> [THE TASK]: Count the lines below containing "other". Number only.

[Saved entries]
* * *

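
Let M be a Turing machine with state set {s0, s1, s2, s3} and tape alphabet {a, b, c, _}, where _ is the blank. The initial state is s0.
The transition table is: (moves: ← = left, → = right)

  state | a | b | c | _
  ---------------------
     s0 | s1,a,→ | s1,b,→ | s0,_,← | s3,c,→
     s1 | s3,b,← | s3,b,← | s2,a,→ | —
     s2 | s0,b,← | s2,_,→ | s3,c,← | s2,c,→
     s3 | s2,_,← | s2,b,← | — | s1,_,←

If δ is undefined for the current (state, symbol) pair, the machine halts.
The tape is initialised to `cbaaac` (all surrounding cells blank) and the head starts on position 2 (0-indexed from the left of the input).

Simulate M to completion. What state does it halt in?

s3

s0 | cb[a]aac   read a → write a, move →, go to s1
s1 | cba[a]ac   read a → write b, move ←, go to s3
s3 | cb[a]bac   read a → write _, move ←, go to s2
s2 | c[b]_bac   read b → write _, move →, go to s2
s2 | c_[_]bac   read _ → write c, move →, go to s2
s2 | c_c[b]ac   read b → write _, move →, go to s2
s2 | c_c_[a]c   read a → write b, move ←, go to s0
s0 | c_c[_]bc   read _ → write c, move →, go to s3
s3 | c_cc[b]c   read b → write b, move ←, go to s2
s2 | c_c[c]bc   read c → write c, move ←, go to s3
s3 | c_[c]cbc
No transition is defined for (s3, c); M halts in state s3.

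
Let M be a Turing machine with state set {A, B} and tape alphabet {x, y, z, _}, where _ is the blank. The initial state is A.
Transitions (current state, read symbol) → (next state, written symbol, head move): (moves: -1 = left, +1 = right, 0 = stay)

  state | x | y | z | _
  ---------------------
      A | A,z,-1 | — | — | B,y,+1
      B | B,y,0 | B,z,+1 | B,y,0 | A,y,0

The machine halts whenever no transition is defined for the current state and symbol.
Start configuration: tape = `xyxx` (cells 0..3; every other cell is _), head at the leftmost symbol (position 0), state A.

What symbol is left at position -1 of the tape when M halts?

y

A | _[x]yxx_   read x → write z, move -1, go to A
A | [_]zyxx_   read _ → write y, move +1, go to B
B | y[z]yxx_   read z → write y, move 0, go to B
B | y[y]yxx_   read y → write z, move +1, go to B
B | yz[y]xx_   read y → write z, move +1, go to B
B | yzz[x]x_   read x → write y, move 0, go to B
B | yzz[y]x_   read y → write z, move +1, go to B
B | yzzz[x]_   read x → write y, move 0, go to B
B | yzzz[y]_   read y → write z, move +1, go to B
B | yzzzz[_]   read _ → write y, move 0, go to A
A | yzzzz[y]
Cell -1 holds y when M halts.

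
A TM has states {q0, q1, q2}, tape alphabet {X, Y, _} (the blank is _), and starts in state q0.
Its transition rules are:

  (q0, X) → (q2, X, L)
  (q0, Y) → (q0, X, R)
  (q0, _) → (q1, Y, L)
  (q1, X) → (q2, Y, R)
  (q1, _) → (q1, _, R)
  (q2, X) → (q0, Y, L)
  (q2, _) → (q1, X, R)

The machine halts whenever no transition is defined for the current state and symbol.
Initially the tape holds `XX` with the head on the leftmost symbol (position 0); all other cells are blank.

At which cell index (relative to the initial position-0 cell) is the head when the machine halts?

2

q0 | _[X]X_   read X → write X, move L, go to q2
q2 | [_]XX_   read _ → write X, move R, go to q1
q1 | X[X]X_   read X → write Y, move R, go to q2
q2 | XY[X]_   read X → write Y, move L, go to q0
q0 | X[Y]Y_   read Y → write X, move R, go to q0
q0 | XX[Y]_   read Y → write X, move R, go to q0
q0 | XXX[_]   read _ → write Y, move L, go to q1
q1 | XX[X]Y   read X → write Y, move R, go to q2
q2 | XXY[Y]
At halt the head is at cell 2.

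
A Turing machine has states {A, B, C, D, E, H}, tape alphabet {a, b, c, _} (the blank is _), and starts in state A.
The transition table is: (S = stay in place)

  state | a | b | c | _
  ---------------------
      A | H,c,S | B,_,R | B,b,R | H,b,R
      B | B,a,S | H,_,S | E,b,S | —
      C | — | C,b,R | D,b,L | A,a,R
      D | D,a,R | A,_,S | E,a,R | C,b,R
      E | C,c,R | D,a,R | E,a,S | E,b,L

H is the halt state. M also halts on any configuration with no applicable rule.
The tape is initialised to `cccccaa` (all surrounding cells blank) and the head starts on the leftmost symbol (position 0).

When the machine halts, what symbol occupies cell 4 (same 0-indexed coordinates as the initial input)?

A | [c]ccccaa____   read c → write b, move R, go to B
B | b[c]cccaa____   read c → write b, move S, go to E
E | b[b]cccaa____   read b → write a, move R, go to D
D | ba[c]ccaa____   read c → write a, move R, go to E
E | baa[c]caa____   read c → write a, move S, go to E
E | baa[a]caa____   read a → write c, move R, go to C
C | baac[c]aa____   read c → write b, move L, go to D
D | baa[c]baa____   read c → write a, move R, go to E
E | baaa[b]aa____   read b → write a, move R, go to D
D | baaaa[a]a____   read a → write a, move R, go to D
D | baaaaa[a]____   read a → write a, move R, go to D
D | baaaaaa[_]___   read _ → write b, move R, go to C
C | baaaaaab[_]__   read _ → write a, move R, go to A
A | baaaaaaba[_]_   read _ → write b, move R, go to H
H | baaaaaabab[_]
Cell 4 holds a when M halts.

a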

* * *

> [EXERCISE SOLUTION]: 2